What is needed here is a faithful repeat of every entry, with no character changed.

(Stored data)
▬▬▬▬▬▬▬▬▬▬
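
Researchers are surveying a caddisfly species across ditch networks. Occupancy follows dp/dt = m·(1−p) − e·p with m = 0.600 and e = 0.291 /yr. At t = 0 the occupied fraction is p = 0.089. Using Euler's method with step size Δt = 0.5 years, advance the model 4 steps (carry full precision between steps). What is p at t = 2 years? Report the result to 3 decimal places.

0.618

Update rule: p ← p + [m·(1−p) − e·p]·Δt with Δt = 0.5.
  1  |  dp/dt·Δt = +0.260350  |  p_1 = 0.349351
  2  |  dp/dt·Δt = +0.144364  |  p_2 = 0.493715
  3  |  dp/dt·Δt = +0.080050  |  p_3 = 0.573765
  4  |  dp/dt·Δt = +0.044388  |  p_4 = 0.618153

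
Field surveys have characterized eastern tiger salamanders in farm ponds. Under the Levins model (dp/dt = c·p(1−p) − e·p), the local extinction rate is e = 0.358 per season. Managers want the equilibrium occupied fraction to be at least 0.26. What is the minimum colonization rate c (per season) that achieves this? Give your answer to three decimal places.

p* = 1 − e/c ≥ 0.26 requires e/c ≤ 0.7400, i.e. c ≥ e/0.7400.
c_min = 0.358/0.7400 = 0.4838.

0.484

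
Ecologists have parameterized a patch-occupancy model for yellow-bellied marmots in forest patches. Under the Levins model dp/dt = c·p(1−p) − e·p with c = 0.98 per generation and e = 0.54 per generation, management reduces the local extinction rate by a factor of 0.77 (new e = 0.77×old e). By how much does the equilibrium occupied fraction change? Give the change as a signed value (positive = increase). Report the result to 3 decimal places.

0.127

Before: p* = 1 − 0.54/0.98 = 0.4490.
After the change, c = 0.98, e = 0.4158, so p* = 1 − 0.4158/0.98 = 0.5757.
Δp* = 0.5757 − 0.4490 = +0.1267.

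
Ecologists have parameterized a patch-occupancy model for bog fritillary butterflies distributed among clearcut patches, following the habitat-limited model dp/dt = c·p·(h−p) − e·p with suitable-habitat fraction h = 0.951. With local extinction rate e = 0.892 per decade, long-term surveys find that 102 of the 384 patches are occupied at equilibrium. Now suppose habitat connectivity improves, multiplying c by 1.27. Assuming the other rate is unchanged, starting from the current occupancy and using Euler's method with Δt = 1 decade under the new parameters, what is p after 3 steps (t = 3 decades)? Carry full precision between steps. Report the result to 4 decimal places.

0.3971

Observed p* = 102/384 = 0.26562.
Balance c(h−p*) = e gives c = e/(0.951 − 0.26562) = 0.892/0.68537 = 1.30148.
Starting from p₀ = 0.26562; update p ← p + (dp/dt)·Δt with the new parameters.
p: 0.26562 → 0.32960  (Δp = +0.06397)
p: 0.32960 → 0.37413  (Δp = +0.04453)
p: 0.37413 → 0.39714  (Δp = +0.02301)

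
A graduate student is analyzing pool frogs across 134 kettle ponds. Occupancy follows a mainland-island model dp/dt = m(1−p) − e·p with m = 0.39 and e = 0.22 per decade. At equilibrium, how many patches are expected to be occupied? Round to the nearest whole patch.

p* = m/(m+e) = 0.39/0.6100 = 0.6393.
Expected occupied patches = N × p* = 134 × 0.6393 = 85.67 ≈ 86.

86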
▬▬▬▬▬▬▬▬▬▬
> [SOLUTION TO THE EXERCISE]
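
Researchers are surveying a caddisfly species across ditch networks. Occupancy follows dp/dt = m·(1−p) − e·p with m = 0.600 and e = 0.291 /yr. At t = 0 the occupied fraction is p = 0.089. Using Euler's method with step size Δt = 0.5 years, advance the model 4 steps (carry full precision between steps). What is p at t = 2 years? Report the result to 3 decimal places.

0.618

Update rule: p ← p + [m·(1−p) − e·p]·Δt with Δt = 0.5.
  1  |  dp/dt·Δt = +0.260350  |  p_1 = 0.349351
  2  |  dp/dt·Δt = +0.144364  |  p_2 = 0.493715
  3  |  dp/dt·Δt = +0.080050  |  p_3 = 0.573765
  4  |  dp/dt·Δt = +0.044388  |  p_4 = 0.618153

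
Field surveys have characterized eastern tiger salamanders in farm ponds. Under the Levins model (dp/dt = c·p(1−p) − e·p), the local extinction rate is e = 0.358 per season. Managers want the equilibrium occupied fraction to be at least 0.26. What is the minimum colonization rate c (per season) that achieves this? Give your answer to three decimal places.

p* = 1 − e/c ≥ 0.26 requires e/c ≤ 0.7400, i.e. c ≥ e/0.7400.
c_min = 0.358/0.7400 = 0.4838.

0.484

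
Ecologists have parameterized a patch-occupancy model for yellow-bellied marmots in forest patches. Under the Levins model dp/dt = c·p(1−p) − e·p with c = 0.98 per generation and e = 0.54 per generation, management reduces the local extinction rate by a factor of 0.77 (new e = 0.77×old e). By how much does the equilibrium occupied fraction change? Give the change as a signed value (positive = increase). Report the result to 3 decimal places.

0.127

Before: p* = 1 − 0.54/0.98 = 0.4490.
After the change, c = 0.98, e = 0.4158, so p* = 1 − 0.4158/0.98 = 0.5757.
Δp* = 0.5757 − 0.4490 = +0.1267.

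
Ecologists have parameterized a patch-occupancy model for bog fritillary butterflies distributed among clearcut patches, following the habitat-limited model dp/dt = c·p·(h−p) − e·p with suitable-habitat fraction h = 0.951. With local extinction rate e = 0.892 per decade, long-term surveys find that 102 of the 384 patches are occupied at equilibrium. Now suppose habitat connectivity improves, multiplying c by 1.27. Assuming the other rate is unchanged, starting from the current occupancy and using Euler's method with Δt = 1 decade under the new parameters, what is p after 3 steps (t = 3 decades)? Carry full precision between steps. Report the result to 4 decimal places.

0.3971

Observed p* = 102/384 = 0.26562.
Balance c(h−p*) = e gives c = e/(0.951 − 0.26562) = 0.892/0.68537 = 1.30148.
Starting from p₀ = 0.26562; update p ← p + (dp/dt)·Δt with the new parameters.
p: 0.26562 → 0.32960  (Δp = +0.06397)
p: 0.32960 → 0.37413  (Δp = +0.04453)
p: 0.37413 → 0.39714  (Δp = +0.02301)

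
A graduate student is analyzing pool frogs across 134 kettle ponds. Occupancy follows a mainland-island model dp/dt = m(1−p) − e·p with m = 0.39 and e = 0.22 per decade. At equilibrium, how many patches are expected to be occupied? Round to the nearest whole patch.

p* = m/(m+e) = 0.39/0.6100 = 0.6393.
Expected occupied patches = N × p* = 134 × 0.6393 = 85.67 ≈ 86.

86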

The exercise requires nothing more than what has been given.